• **What is expected**
Looking through the listing below, state how many lines have the word "eastward" in them. Only the number should be given.
Material to process Block Start
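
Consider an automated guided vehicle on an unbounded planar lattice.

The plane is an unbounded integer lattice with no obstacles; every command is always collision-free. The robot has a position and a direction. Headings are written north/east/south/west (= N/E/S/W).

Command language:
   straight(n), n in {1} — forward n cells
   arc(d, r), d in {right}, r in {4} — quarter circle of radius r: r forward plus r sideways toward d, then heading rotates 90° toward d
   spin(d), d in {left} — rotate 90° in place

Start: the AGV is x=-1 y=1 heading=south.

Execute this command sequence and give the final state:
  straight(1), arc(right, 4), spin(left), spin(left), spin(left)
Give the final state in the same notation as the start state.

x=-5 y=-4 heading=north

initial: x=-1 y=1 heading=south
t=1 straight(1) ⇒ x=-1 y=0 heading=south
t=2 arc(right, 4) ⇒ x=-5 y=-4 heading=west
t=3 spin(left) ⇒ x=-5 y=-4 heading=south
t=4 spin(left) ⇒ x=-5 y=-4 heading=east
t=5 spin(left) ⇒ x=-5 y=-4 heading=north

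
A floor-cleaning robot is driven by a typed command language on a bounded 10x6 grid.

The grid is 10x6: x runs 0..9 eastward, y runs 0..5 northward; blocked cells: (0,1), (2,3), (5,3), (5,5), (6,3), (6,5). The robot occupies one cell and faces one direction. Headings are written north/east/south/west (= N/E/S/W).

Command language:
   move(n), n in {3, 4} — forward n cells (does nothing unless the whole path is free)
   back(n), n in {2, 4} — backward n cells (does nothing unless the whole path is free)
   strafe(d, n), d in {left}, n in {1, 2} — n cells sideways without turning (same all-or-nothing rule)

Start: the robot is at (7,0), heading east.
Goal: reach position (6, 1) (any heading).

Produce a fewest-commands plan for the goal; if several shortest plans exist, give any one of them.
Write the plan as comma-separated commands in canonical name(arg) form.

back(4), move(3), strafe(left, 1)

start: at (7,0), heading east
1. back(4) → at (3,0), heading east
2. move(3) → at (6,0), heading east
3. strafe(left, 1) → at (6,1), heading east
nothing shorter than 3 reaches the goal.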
Material to process Block End
Material to process Block Start
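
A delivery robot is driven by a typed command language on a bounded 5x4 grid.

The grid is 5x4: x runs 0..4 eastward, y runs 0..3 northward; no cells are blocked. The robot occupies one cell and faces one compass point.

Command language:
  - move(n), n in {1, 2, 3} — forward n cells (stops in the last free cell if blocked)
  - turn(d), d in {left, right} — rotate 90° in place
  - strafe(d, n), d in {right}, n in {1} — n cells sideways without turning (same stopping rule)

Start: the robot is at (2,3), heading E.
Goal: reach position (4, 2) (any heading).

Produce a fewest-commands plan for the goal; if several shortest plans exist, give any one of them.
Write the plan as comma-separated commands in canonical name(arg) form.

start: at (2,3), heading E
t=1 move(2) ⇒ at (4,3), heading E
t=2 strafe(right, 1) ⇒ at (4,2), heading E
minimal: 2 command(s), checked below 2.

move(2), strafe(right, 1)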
Material to process Block End
• **Result**
2